# [The problem]
Which lines below fall between the one containing "S1 (explicit-Euler linear" and the one containing "Initial coupling values"? Repeat them exactly, counting both of those lines, and add nothing else.

Records from a collection
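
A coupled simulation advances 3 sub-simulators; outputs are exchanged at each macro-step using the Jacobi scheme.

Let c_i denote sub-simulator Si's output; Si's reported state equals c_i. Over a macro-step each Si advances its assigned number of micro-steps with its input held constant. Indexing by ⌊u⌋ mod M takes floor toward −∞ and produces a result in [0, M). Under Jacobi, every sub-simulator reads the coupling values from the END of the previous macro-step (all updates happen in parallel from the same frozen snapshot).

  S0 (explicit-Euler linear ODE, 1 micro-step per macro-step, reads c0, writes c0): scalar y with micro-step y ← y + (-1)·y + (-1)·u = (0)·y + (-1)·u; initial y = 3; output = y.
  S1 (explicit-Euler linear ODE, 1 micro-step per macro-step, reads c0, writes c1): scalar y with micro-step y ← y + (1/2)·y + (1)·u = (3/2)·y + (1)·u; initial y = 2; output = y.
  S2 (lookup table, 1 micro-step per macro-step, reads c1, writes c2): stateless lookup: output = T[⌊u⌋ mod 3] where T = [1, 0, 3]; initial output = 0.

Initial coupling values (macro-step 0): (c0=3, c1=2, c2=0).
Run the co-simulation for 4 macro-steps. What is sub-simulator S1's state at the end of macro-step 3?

S1 state at macro-step 3 = 12

macro 1: S0 reads c0=3 → after 1×micro: -3; S1 reads c0=3 → after 1×micro: 6; S2 reads c1=2 → after 1×micro: 3 ⇒ (c0=-3, c1=6, c2=3)
macro 2: S0 reads c0=-3 → after 1×micro: 3; S1 reads c0=-3 → after 1×micro: 6; S2 reads c1=6 → after 1×micro: 1 ⇒ (c0=3, c1=6, c2=1)
macro 3: S0 reads c0=3 → after 1×micro: -3; S1 reads c0=3 → after 1×micro: 12; S2 reads c1=6 → after 1×micro: 1 ⇒ (c0=-3, c1=12, c2=1)
macro 4: S0 reads c0=-3 → after 1×micro: 3; S1 reads c0=-3 → after 1×micro: 15; S2 reads c1=12 → after 1×micro: 1 ⇒ (c0=3, c1=15, c2=1)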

# [Answer for this exercise]
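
  S1 (explicit-Euler linear ODE, 1 micro-step per macro-step, reads c0, writes c1): scalar y with micro-step y ← y + (1/2)·y + (1)·u = (3/2)·y + (1)·u; initial y = 2; output = y.
  S2 (lookup table, 1 micro-step per macro-step, reads c1, writes c2): stateless lookup: output = T[⌊u⌋ mod 3] where T = [1, 0, 3]; initial output = 0.

Initial coupling values (macro-step 0): (c0=3, c1=2, c2=0).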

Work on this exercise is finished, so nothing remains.